Work request:
The lines from the start of the records through the one containing "Conventions: all values are integers in 0..100;" are to be restated word for word; please include both ends.

Material provided:

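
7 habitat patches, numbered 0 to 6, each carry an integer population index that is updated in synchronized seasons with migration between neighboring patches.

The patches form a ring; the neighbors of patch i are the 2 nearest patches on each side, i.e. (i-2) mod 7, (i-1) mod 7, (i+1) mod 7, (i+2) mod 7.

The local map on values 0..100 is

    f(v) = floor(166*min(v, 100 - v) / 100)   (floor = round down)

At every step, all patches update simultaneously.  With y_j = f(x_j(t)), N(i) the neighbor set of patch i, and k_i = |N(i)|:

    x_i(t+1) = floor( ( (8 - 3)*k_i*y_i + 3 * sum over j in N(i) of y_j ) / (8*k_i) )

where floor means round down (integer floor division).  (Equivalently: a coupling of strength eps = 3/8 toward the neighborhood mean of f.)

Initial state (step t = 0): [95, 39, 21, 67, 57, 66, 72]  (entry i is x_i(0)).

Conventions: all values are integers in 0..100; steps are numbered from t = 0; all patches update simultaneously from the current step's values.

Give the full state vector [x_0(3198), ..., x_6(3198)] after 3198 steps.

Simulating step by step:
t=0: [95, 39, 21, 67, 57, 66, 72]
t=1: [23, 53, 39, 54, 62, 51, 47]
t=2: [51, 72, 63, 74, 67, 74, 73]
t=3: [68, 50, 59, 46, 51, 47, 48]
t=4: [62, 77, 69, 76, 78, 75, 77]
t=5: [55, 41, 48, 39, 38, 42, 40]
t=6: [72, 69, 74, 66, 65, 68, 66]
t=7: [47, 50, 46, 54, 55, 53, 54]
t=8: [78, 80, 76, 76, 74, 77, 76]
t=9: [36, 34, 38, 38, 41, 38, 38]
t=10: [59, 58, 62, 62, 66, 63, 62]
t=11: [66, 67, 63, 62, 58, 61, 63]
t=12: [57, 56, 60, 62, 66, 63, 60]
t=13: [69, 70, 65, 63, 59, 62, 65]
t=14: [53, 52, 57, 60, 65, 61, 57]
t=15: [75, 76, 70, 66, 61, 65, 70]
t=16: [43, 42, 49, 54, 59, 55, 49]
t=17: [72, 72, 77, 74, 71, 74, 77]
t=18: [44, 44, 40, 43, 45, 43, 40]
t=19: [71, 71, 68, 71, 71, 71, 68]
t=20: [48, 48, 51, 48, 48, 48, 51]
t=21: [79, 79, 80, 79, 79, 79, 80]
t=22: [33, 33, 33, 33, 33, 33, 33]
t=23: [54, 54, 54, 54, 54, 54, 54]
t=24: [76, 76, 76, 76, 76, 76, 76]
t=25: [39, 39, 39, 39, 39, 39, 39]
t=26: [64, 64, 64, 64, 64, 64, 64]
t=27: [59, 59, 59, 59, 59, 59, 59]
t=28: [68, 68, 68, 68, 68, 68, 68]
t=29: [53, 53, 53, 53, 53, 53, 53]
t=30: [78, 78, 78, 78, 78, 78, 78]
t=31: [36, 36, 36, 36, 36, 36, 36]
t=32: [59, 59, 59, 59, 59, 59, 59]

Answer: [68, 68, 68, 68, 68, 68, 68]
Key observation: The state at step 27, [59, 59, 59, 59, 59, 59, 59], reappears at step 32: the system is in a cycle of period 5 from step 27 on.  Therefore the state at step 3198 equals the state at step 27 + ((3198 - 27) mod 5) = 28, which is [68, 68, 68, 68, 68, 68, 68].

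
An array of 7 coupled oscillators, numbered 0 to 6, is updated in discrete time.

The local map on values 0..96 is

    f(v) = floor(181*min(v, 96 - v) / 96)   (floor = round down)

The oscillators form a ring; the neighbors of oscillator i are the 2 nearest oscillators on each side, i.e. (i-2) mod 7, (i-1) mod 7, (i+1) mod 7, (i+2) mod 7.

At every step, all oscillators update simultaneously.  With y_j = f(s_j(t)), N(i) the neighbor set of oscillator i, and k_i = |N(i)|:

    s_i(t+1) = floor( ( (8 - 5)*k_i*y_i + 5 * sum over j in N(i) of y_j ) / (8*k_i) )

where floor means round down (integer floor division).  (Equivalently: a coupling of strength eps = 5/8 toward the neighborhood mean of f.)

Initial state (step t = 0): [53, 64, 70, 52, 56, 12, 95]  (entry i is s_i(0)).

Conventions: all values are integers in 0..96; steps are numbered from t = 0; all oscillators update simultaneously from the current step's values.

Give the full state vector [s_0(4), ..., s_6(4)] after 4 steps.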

Output below:
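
7 habitat patches, numbered 0 to 6, each carry an integer population index that is updated in synchronized seasons with migration between neighboring patches.

The patches form a ring; the neighbors of patch i are the 2 nearest patches on each side, i.e. (i-2) mod 7, (i-1) mod 7, (i+1) mod 7, (i+2) mod 7.

The local map on values 0..100 is

    f(v) = floor(166*min(v, 100 - v) / 100)   (floor = round down)

At every step, all patches update simultaneously.  With y_j = f(x_j(t)), N(i) the neighbor set of patch i, and k_i = |N(i)|:

    x_i(t+1) = floor( ( (8 - 3)*k_i*y_i + 3 * sum over j in N(i) of y_j ) / (8*k_i) )

where floor means round down (integer floor division).  (Equivalently: a coupling of strength eps = 3/8 toward the neighborhood mean of f.)

Initial state (step t = 0): [95, 39, 21, 67, 57, 66, 72]  (entry i is x_i(0)).

Conventions: all values are integers in 0..100; steps are numbered from t = 0; all patches update simultaneously from the current step's values.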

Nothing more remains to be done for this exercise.